▶ **Work order**
Where a line contains the word "integrated", copy that line from the records below.

▶ **Given information**

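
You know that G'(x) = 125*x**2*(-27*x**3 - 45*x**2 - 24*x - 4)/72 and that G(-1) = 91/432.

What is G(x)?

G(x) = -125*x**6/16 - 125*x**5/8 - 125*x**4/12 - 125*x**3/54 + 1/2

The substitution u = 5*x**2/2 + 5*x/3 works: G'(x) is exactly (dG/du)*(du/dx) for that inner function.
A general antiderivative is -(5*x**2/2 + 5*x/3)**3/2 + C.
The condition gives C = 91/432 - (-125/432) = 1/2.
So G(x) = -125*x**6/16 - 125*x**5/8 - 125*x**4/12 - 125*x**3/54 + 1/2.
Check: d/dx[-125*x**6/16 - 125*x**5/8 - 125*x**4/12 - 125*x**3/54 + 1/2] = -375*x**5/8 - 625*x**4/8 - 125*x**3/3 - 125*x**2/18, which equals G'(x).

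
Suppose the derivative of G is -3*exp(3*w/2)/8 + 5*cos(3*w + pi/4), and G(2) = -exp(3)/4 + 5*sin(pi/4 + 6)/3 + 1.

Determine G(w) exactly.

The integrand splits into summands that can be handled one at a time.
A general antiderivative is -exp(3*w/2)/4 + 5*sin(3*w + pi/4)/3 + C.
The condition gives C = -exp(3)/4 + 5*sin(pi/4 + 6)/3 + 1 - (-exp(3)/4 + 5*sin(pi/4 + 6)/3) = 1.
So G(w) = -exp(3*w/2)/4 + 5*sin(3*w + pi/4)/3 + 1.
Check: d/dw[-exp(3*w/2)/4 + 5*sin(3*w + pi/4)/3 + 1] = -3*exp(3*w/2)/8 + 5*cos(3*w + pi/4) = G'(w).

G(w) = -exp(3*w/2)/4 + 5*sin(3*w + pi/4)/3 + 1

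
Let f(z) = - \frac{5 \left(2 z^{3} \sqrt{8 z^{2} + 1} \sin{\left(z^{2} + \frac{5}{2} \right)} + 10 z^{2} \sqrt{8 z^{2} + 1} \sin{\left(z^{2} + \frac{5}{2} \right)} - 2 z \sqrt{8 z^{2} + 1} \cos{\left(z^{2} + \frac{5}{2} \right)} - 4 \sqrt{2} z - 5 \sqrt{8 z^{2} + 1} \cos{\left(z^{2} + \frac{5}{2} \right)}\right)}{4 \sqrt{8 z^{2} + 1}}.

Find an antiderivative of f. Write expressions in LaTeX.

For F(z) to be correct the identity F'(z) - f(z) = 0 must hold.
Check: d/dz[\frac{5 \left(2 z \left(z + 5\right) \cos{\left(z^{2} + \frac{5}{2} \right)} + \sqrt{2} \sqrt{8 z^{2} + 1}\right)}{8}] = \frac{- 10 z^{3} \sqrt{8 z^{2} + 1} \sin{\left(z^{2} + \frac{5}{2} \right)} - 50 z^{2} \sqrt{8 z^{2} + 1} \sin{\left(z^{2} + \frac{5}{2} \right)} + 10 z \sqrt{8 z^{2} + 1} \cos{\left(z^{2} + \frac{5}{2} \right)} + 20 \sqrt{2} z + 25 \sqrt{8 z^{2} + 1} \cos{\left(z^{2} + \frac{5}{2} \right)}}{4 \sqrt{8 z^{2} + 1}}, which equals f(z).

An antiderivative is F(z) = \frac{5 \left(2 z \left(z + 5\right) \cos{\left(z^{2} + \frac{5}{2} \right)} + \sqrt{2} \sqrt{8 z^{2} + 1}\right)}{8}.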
* * *
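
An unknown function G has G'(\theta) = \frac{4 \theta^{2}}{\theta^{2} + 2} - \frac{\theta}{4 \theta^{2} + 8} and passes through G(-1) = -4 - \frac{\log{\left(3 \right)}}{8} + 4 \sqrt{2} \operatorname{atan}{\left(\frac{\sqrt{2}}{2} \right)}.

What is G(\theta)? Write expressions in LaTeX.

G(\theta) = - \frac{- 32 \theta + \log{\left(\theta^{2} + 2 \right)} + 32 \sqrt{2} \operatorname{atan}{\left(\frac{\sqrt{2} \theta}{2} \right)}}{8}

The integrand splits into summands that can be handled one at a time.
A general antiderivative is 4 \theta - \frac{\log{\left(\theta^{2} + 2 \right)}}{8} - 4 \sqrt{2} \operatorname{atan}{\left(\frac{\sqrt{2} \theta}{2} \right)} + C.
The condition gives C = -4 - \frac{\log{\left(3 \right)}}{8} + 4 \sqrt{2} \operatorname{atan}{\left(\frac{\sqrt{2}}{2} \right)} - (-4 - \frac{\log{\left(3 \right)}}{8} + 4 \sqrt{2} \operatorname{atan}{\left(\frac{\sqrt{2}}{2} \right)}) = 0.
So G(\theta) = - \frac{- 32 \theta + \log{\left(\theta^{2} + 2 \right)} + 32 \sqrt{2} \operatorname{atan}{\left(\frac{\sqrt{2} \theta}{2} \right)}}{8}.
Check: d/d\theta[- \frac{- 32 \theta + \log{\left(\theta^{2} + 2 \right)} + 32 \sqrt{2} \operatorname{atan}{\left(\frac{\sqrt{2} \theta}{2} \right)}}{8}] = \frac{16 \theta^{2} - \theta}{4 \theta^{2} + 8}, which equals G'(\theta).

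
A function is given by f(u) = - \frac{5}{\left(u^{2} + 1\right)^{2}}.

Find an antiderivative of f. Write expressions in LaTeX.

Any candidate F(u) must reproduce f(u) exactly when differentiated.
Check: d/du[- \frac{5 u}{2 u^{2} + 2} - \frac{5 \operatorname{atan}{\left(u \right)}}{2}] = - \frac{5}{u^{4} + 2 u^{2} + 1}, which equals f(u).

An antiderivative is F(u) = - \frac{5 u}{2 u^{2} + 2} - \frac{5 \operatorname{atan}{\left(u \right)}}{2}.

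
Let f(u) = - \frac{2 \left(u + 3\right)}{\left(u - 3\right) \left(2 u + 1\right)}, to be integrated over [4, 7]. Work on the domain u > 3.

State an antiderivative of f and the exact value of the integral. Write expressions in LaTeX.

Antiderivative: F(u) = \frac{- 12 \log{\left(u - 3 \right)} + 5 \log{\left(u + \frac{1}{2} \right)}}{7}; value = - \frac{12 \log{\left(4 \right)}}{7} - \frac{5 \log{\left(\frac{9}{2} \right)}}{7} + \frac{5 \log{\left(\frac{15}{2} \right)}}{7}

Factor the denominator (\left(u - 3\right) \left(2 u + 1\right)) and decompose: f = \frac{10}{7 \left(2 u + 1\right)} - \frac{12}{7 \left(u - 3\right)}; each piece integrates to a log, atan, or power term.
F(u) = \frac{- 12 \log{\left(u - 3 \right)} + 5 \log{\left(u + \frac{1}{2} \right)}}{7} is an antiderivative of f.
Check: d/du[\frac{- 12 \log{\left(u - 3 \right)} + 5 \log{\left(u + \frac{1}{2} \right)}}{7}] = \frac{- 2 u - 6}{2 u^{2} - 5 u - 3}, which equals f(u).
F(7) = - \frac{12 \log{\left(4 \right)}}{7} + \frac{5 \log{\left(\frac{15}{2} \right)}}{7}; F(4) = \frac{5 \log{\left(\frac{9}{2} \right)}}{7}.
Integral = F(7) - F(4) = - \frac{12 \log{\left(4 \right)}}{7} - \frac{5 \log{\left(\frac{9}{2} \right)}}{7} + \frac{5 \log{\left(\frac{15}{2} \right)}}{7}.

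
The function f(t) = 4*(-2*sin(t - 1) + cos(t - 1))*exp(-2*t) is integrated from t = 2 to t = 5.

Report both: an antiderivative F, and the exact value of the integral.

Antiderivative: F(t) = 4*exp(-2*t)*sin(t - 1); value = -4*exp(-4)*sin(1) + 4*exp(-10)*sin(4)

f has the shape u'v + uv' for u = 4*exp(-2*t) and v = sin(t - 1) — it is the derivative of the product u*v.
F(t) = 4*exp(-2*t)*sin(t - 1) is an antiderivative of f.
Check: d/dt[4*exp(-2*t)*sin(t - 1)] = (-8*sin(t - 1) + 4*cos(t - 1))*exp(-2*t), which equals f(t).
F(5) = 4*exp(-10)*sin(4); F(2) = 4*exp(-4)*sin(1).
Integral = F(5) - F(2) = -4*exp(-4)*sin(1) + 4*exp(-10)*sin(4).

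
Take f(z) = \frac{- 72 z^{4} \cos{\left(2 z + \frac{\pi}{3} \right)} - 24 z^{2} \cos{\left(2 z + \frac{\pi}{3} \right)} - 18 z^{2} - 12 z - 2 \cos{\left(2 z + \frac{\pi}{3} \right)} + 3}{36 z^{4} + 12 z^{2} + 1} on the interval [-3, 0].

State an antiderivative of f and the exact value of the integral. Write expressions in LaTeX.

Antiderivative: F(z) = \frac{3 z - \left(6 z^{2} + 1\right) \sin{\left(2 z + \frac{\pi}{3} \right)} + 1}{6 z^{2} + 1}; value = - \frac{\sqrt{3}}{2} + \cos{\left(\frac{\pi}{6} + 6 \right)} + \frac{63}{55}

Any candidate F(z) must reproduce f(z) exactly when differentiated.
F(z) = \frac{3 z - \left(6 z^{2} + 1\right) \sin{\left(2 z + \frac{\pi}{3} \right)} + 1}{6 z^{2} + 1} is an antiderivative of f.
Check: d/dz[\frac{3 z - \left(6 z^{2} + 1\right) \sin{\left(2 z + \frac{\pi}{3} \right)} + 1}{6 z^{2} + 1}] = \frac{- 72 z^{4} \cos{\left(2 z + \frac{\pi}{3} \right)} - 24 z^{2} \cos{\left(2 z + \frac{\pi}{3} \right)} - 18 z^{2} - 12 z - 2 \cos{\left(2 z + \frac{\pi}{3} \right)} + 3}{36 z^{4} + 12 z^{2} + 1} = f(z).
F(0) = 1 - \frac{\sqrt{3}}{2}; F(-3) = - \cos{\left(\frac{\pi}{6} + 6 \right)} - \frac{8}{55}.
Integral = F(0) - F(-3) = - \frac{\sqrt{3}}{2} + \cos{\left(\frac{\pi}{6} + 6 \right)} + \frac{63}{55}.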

▶ **Expected output**
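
Let f(u) = - \frac{2 \left(u + 3\right)}{\left(u - 3\right) \left(2 u + 1\right)}, to be integrated over [4, 7]. Work on the domain u > 3.
The function f(t) = 4*(-2*sin(t - 1) + cos(t - 1))*exp(-2*t) is integrated from t = 2 to t = 5.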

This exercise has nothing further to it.